Saved entries:
○ ○ ○ ○
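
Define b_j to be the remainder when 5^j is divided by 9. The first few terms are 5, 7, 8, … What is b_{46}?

We have b_1 = 5, b_2 = 7, b_3 = 8, b_4 = 4, b_5 = 2, b_6 = 1, b_7 = 5.
The sequence repeats with period 6.
(46 - 1) mod 6 = 3, so b_{46} = b_4 = 4.

4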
○ ○ ○ ○
- [Assignment]: Transcribe all entries exactly as they are given.

- [Solution]:
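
Define b_j to be the remainder when 5^j is divided by 9. The first few terms are 5, 7, 8, … What is b_{46}?

We have b_1 = 5, b_2 = 7, b_3 = 8, b_4 = 4, b_5 = 2, b_6 = 1, b_7 = 5.
The sequence repeats with period 6.
(46 - 1) mod 6 = 3, so b_{46} = b_4 = 4.

4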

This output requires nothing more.